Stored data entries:
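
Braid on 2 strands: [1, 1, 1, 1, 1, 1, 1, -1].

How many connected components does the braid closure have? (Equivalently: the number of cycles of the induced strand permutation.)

2

Derivation:
Track the strand permutation on 2 strands, starting from identity.
  step 1: s1 swaps positions 1,2 -> [2 1]
  step 2: s1 swaps positions 1,2 -> [1 2]
  step 3: s1 swaps positions 1,2 -> [2 1]
  step 4: s1 swaps positions 1,2 -> [1 2]
  step 5: s1 swaps positions 1,2 -> [2 1]
  step 6: s1 swaps positions 1,2 -> [1 2]
  step 7: s1 swaps positions 1,2 -> [2 1]
  step 8: s1^-1 swaps positions 1,2 -> [1 2]
Final permutation (position -> original strand): [1 2]
Closure components = cycle count of this permutation = 2.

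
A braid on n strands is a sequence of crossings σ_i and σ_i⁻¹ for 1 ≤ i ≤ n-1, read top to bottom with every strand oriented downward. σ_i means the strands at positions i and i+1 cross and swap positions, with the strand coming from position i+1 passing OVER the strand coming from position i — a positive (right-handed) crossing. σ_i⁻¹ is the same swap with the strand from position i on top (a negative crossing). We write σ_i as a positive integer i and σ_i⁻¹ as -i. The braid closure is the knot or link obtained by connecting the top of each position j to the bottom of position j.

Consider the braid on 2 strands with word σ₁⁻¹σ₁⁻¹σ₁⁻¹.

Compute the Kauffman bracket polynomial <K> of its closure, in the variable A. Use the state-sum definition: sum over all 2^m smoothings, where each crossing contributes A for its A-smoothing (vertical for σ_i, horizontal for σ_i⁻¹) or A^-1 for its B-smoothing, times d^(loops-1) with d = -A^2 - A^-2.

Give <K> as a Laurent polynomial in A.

Braid: s1^-1 s1^-1 s1^-1 on 2 strands, 3 crossings.
Writhe w = (#positive) - (#negative) = 0 - 3 = -3.
Enumerate smoothing states for the bracket polynomial. There are 2^3 = 8 states.
For each crossing: s=0 is the vertical smoothing, s=1 horizontal. Crossing k contributes A^(sign_k * (1 - 2*s_k)); loop factor d = -A^2 - A^-2.
  state 000: A-exp=-3, loops=2, term = A^-3 * d^1
  state 001: A-exp=-1, loops=1, term = A^-1 * d^0
  state 010: A-exp=-1, loops=1, term = A^-1 * d^0
  state 011: A-exp=+1, loops=2, term = A^1 * d^1
  state 100: A-exp=-1, loops=1, term = A^-1 * d^0
  state 101: A-exp=+1, loops=2, term = A^1 * d^1
  state 110: A-exp=+1, loops=2, term = A^1 * d^1
  state 111: A-exp=+3, loops=3, term = A^3 * d^2
Collect the terms by A-exponent (count of states per loop number):
Powers of d = -A^2 - A^-2: d^2 = A^4 + 2 + A^-4.
  A^3 * (d^2) = A^7 + 2*A^3 + A^-1
  A^1 * (3*d) = -3*A^3 - 3*A^-1
  A^-1 * (3) = 3*A^-1
  A^-3 * (d) = -A^-1 - A^-5
Summing the groups: <K> = A^7 - A^3 - A^-5

Answer: A^7 - A^3 - A^-5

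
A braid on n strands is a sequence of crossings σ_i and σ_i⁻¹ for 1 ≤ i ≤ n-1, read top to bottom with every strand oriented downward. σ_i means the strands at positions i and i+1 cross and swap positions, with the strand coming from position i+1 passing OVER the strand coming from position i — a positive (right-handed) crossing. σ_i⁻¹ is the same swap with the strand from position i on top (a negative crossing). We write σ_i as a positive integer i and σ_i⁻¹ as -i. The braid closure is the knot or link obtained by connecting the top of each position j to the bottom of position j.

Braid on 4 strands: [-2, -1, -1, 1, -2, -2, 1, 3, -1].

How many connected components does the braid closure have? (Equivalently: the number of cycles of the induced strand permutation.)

Track the strand permutation on 4 strands, starting from identity.
  step 1: s2^-1 swaps positions 2,3 -> [1 3 2 4]
  step 2: s1^-1 swaps positions 1,2 -> [3 1 2 4]
  step 3: s1^-1 swaps positions 1,2 -> [1 3 2 4]
  step 4: s1 swaps positions 1,2 -> [3 1 2 4]
  step 5: s2^-1 swaps positions 2,3 -> [3 2 1 4]
  step 6: s2^-1 swaps positions 2,3 -> [3 1 2 4]
  step 7: s1 swaps positions 1,2 -> [1 3 2 4]
  step 8: s3 swaps positions 3,4 -> [1 3 4 2]
  step 9: s1^-1 swaps positions 1,2 -> [3 1 4 2]
Final permutation (position -> original strand): [3 1 4 2]
Closure components = cycle count of this permutation = 1.

Answer: 1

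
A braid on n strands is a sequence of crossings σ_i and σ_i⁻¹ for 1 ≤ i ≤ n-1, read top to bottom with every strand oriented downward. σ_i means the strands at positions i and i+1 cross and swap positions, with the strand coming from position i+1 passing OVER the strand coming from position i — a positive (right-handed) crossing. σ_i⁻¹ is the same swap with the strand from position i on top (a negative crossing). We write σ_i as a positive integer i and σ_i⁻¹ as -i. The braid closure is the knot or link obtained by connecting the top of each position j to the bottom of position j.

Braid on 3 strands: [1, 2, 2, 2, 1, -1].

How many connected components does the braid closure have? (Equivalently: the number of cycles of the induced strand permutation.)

Track the strand permutation on 3 strands, starting from identity.
  step 1: s1 swaps positions 1,2 -> [2 1 3]
  step 2: s2 swaps positions 2,3 -> [2 3 1]
  step 3: s2 swaps positions 2,3 -> [2 1 3]
  step 4: s2 swaps positions 2,3 -> [2 3 1]
  step 5: s1 swaps positions 1,2 -> [3 2 1]
  step 6: s1^-1 swaps positions 1,2 -> [2 3 1]
Final permutation (position -> original strand): [2 3 1]
Closure components = cycle count of this permutation = 1.

Answer: 1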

### TASK OBJECTIVE:
Each entry is to be returned in full, character for character.

### RESPONSE TO THIS EXERCISE:
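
Braid on 2 strands: [1, 1, 1, 1, 1, 1, 1, -1].

How many connected components does the braid closure have? (Equivalently: the number of cycles of the induced strand permutation.)

2

Derivation:
Track the strand permutation on 2 strands, starting from identity.
  step 1: s1 swaps positions 1,2 -> [2 1]
  step 2: s1 swaps positions 1,2 -> [1 2]
  step 3: s1 swaps positions 1,2 -> [2 1]
  step 4: s1 swaps positions 1,2 -> [1 2]
  step 5: s1 swaps positions 1,2 -> [2 1]
  step 6: s1 swaps positions 1,2 -> [1 2]
  step 7: s1 swaps positions 1,2 -> [2 1]
  step 8: s1^-1 swaps positions 1,2 -> [1 2]
Final permutation (position -> original strand): [1 2]
Closure components = cycle count of this permutation = 2.

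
A braid on n strands is a sequence of crossings σ_i and σ_i⁻¹ for 1 ≤ i ≤ n-1, read top to bottom with every strand oriented downward. σ_i means the strands at positions i and i+1 cross and swap positions, with the strand coming from position i+1 passing OVER the strand coming from position i — a positive (right-handed) crossing. σ_i⁻¹ is the same swap with the strand from position i on top (a negative crossing). We write σ_i as a positive integer i and σ_i⁻¹ as -i. The braid closure is the knot or link obtained by connecting the top of each position j to the bottom of position j.

Consider the braid on 2 strands with word σ₁⁻¹σ₁⁻¹σ₁⁻¹.

Compute the Kauffman bracket polynomial <K> of its closure, in the variable A. Use the state-sum definition: sum over all 2^m smoothings, where each crossing contributes A for its A-smoothing (vertical for σ_i, horizontal for σ_i⁻¹) or A^-1 for its B-smoothing, times d^(loops-1) with d = -A^2 - A^-2.

Give <K> as a Laurent polynomial in A.

Braid: s1^-1 s1^-1 s1^-1 on 2 strands, 3 crossings.
Writhe w = (#positive) - (#negative) = 0 - 3 = -3.
Enumerate smoothing states for the bracket polynomial. There are 2^3 = 8 states.
For each crossing: s=0 is the vertical smoothing, s=1 horizontal. Crossing k contributes A^(sign_k * (1 - 2*s_k)); loop factor d = -A^2 - A^-2.
  state 000: A-exp=-3, loops=2, term = A^-3 * d^1
  state 001: A-exp=-1, loops=1, term = A^-1 * d^0
  state 010: A-exp=-1, loops=1, term = A^-1 * d^0
  state 011: A-exp=+1, loops=2, term = A^1 * d^1
  state 100: A-exp=-1, loops=1, term = A^-1 * d^0
  state 101: A-exp=+1, loops=2, term = A^1 * d^1
  state 110: A-exp=+1, loops=2, term = A^1 * d^1
  state 111: A-exp=+3, loops=3, term = A^3 * d^2
Collect the terms by A-exponent (count of states per loop number):
Powers of d = -A^2 - A^-2: d^2 = A^4 + 2 + A^-4.
  A^3 * (d^2) = A^7 + 2*A^3 + A^-1
  A^1 * (3*d) = -3*A^3 - 3*A^-1
  A^-1 * (3) = 3*A^-1
  A^-3 * (d) = -A^-1 - A^-5
Summing the groups: <K> = A^7 - A^3 - A^-5

Answer: A^7 - A^3 - A^-5

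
A braid on n strands is a sequence of crossings σ_i and σ_i⁻¹ for 1 ≤ i ≤ n-1, read top to bottom with every strand oriented downward. σ_i means the strands at positions i and i+1 cross and swap positions, with the strand coming from position i+1 passing OVER the strand coming from position i — a positive (right-handed) crossing. σ_i⁻¹ is the same swap with the strand from position i on top (a negative crossing). We write σ_i as a positive integer i and σ_i⁻¹ as -i. The braid closure is the knot or link obtained by connecting the top of each position j to the bottom of position j.

Braid on 4 strands: [-2, -1, -1, 1, -2, -2, 1, 3, -1].

How many connected components does the braid closure have? (Equivalently: the number of cycles of the induced strand permutation.)

Track the strand permutation on 4 strands, starting from identity.
  step 1: s2^-1 swaps positions 2,3 -> [1 3 2 4]
  step 2: s1^-1 swaps positions 1,2 -> [3 1 2 4]
  step 3: s1^-1 swaps positions 1,2 -> [1 3 2 4]
  step 4: s1 swaps positions 1,2 -> [3 1 2 4]
  step 5: s2^-1 swaps positions 2,3 -> [3 2 1 4]
  step 6: s2^-1 swaps positions 2,3 -> [3 1 2 4]
  step 7: s1 swaps positions 1,2 -> [1 3 2 4]
  step 8: s3 swaps positions 3,4 -> [1 3 4 2]
  step 9: s1^-1 swaps positions 1,2 -> [3 1 4 2]
Final permutation (position -> original strand): [3 1 4 2]
Closure components = cycle count of this permutation = 1.

Answer: 1

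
A braid on n strands is a sequence of crossings σ_i and σ_i⁻¹ for 1 ≤ i ≤ n-1, read top to bottom with every strand oriented downward. σ_i means the strands at positions i and i+1 cross and swap positions, with the strand coming from position i+1 passing OVER the strand coming from position i — a positive (right-handed) crossing. σ_i⁻¹ is the same swap with the strand from position i on top (a negative crossing). We write σ_i as a positive integer i and σ_i⁻¹ as -i. The braid closure is the knot or link obtained by connecting the top of each position j to the bottom of position j.

Braid on 3 strands: [1, 2, 2, 2, 1, -1].

How many connected components does the braid closure have? (Equivalently: the number of cycles of the induced strand permutation.)

Track the strand permutation on 3 strands, starting from identity.
  step 1: s1 swaps positions 1,2 -> [2 1 3]
  step 2: s2 swaps positions 2,3 -> [2 3 1]
  step 3: s2 swaps positions 2,3 -> [2 1 3]
  step 4: s2 swaps positions 2,3 -> [2 3 1]
  step 5: s1 swaps positions 1,2 -> [3 2 1]
  step 6: s1^-1 swaps positions 1,2 -> [2 3 1]
Final permutation (position -> original strand): [2 3 1]
Closure components = cycle count of this permutation = 1.

Answer: 1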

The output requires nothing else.